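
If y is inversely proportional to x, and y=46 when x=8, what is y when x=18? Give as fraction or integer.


Inverse proportion: y = k/x
Find k: k = 8 * 46 = 368
Compute y at x=18: y = 368/18
y = 184/9

184/9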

» **Task instructions**: Transcribe the whole listing exactly.

» **Response to this task**:
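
If y is inversely proportional to x, and y=46 when x=8, what is y when x=18? Give as fraction or integer.


Inverse proportion: y = k/x
Find k: k = 8 * 46 = 368
Compute y at x=18: y = 368/18
y = 184/9

184/9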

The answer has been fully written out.